Exercise: Scan the data, and whenever a line contains "exactly", copy it.

Provided records:
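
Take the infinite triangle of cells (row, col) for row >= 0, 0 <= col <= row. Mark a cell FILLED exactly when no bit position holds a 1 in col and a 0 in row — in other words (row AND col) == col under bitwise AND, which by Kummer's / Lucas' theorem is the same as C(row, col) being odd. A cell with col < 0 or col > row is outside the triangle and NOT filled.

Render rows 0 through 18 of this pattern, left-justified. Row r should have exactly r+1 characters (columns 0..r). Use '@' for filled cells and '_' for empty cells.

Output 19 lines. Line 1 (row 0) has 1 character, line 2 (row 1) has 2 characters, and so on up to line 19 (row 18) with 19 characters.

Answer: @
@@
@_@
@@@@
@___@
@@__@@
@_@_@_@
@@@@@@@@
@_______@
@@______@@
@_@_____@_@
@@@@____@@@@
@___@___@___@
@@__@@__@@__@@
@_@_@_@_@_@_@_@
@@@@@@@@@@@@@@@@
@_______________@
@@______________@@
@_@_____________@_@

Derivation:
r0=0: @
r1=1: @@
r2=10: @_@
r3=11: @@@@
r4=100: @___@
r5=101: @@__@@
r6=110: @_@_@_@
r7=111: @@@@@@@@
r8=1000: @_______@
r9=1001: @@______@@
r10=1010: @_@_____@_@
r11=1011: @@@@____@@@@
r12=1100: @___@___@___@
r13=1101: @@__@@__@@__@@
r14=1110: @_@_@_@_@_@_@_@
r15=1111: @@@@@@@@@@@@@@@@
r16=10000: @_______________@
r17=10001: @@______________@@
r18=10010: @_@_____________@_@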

--

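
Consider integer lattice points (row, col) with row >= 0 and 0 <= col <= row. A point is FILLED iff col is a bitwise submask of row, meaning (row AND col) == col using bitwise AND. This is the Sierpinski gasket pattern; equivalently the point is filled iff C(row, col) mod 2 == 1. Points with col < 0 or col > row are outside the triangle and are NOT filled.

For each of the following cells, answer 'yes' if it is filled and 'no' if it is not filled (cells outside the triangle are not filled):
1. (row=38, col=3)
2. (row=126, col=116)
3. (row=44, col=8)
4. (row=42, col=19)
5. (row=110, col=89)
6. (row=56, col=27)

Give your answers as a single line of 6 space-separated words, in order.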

Answer for the task:
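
Take the infinite triangle of cells (row, col) for row >= 0, 0 <= col <= row. Mark a cell FILLED exactly when no bit position holds a 1 in col and a 0 in row — in other words (row AND col) == col under bitwise AND, which by Kummer's / Lucas' theorem is the same as C(row, col) being odd. A cell with col < 0 or col > row is outside the triangle and NOT filled.
Render rows 0 through 18 of this pattern, left-justified. Row r should have exactly r+1 characters (columns 0..r). Use '@' for filled cells and '_' for empty cells.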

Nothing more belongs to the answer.